### What needs to be done
Lines holding the word "Tomasulo" must be located in the listing below and copied.

### Dataset content
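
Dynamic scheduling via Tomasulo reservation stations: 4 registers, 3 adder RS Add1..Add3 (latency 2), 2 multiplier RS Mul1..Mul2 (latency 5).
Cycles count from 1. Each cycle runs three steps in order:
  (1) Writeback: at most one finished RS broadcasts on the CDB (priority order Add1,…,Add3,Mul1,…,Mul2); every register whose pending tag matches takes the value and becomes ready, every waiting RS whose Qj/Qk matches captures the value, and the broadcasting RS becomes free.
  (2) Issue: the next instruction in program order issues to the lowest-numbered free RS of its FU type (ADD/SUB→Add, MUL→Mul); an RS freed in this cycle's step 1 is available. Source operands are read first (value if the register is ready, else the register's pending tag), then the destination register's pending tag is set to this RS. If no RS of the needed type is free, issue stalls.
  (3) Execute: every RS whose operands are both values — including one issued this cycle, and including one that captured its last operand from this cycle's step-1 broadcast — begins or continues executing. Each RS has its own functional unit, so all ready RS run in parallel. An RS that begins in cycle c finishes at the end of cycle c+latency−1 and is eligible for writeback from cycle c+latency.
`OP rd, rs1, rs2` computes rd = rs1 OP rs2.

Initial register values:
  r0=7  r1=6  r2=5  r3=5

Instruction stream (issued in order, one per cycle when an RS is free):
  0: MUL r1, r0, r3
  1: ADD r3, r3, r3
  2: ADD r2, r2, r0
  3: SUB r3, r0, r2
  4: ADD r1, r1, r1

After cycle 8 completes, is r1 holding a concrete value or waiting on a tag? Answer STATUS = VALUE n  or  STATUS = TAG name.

STATUS = VALUE 70

  c1: issue MUL r1<-Mul1  regs: r0:7,r1:Mul1,r2:5,r3:5
  c2: issue ADD r3<-Add1  regs: r0:7,r1:Mul1,r2:5,r3:Add1
  c3: issue ADD r2<-Add2  regs: r0:7,r1:Mul1,r2:Add2,r3:Add1
  c4: CDB Add1=10; issue SUB r3<-Add1  regs: r0:7,r1:Mul1,r2:Add2,r3:Add1
  c5: CDB Add2=12; issue ADD r1<-Add2  regs: r0:7,r1:Add2,r2:12,r3:Add1
  c6: CDB Mul1=35  regs: r0:7,r1:Add2,r2:12,r3:Add1
  c7: CDB Add1=-5  regs: r0:7,r1:Add2,r2:12,r3:-5
  c8: CDB Add2=70  regs: r0:7,r1:70,r2:12,r3:-5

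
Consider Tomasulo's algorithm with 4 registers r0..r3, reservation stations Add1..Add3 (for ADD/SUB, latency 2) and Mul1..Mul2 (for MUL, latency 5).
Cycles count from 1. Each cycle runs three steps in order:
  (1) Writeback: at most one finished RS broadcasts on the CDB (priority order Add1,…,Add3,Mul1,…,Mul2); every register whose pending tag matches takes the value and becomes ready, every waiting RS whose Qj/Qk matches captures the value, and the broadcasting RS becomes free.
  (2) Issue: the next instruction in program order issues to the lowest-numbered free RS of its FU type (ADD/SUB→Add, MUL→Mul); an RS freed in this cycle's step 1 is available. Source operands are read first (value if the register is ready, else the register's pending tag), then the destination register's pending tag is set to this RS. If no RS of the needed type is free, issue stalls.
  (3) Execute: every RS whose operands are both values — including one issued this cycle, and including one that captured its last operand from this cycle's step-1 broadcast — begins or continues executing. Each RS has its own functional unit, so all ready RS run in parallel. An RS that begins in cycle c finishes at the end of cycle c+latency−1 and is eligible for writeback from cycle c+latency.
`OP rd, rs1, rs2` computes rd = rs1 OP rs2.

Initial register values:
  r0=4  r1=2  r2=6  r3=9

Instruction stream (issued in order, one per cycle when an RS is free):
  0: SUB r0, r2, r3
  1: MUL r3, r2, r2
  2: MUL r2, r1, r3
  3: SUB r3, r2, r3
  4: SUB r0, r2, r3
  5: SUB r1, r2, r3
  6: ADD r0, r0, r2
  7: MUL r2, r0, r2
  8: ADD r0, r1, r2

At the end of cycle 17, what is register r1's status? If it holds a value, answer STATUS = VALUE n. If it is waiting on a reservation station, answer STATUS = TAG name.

  c1: issue SUB r0<-Add1  regs: r0:Add1,r1:2,r2:6,r3:9
  c2: issue MUL r3<-Mul1  regs: r0:Add1,r1:2,r2:6,r3:Mul1
  c3: CDB Add1=-3; issue MUL r2<-Mul2  regs: r0:-3,r1:2,r2:Mul2,r3:Mul1
  c4: issue SUB r3<-Add1  regs: r0:-3,r1:2,r2:Mul2,r3:Add1
  c5: issue SUB r0<-Add2  regs: r0:Add2,r1:2,r2:Mul2,r3:Add1
  c6: issue SUB r1<-Add3  regs: r0:Add2,r1:Add3,r2:Mul2,r3:Add1
  c7: CDB Mul1=36; stall  regs: r0:Add2,r1:Add3,r2:Mul2,r3:Add1
  c8: stall  regs: r0:Add2,r1:Add3,r2:Mul2,r3:Add1
  c9: stall  regs: r0:Add2,r1:Add3,r2:Mul2,r3:Add1
  c10: stall  regs: r0:Add2,r1:Add3,r2:Mul2,r3:Add1
  c11: stall  regs: r0:Add2,r1:Add3,r2:Mul2,r3:Add1
  c12: CDB Mul2=72; stall  regs: r0:Add2,r1:Add3,r2:72,r3:Add1
  c13: stall  regs: r0:Add2,r1:Add3,r2:72,r3:Add1
  c14: CDB Add1=36; issue ADD r0<-Add1  regs: r0:Add1,r1:Add3,r2:72,r3:36
  c15: issue MUL r2<-Mul1  regs: r0:Add1,r1:Add3,r2:Mul1,r3:36
  c16: CDB Add2=36; issue ADD r0<-Add2  regs: r0:Add2,r1:Add3,r2:Mul1,r3:36
  c17: CDB Add3=36  regs: r0:Add2,r1:36,r2:Mul1,r3:36

STATUS = VALUE 36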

### Output of the exercise
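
Dynamic scheduling via Tomasulo reservation stations: 4 registers, 3 adder RS Add1..Add3 (latency 2), 2 multiplier RS Mul1..Mul2 (latency 5).
Consider Tomasulo's algorithm with 4 registers r0..r3, reservation stations Add1..Add3 (for ADD/SUB, latency 2) and Mul1..Mul2 (for MUL, latency 5).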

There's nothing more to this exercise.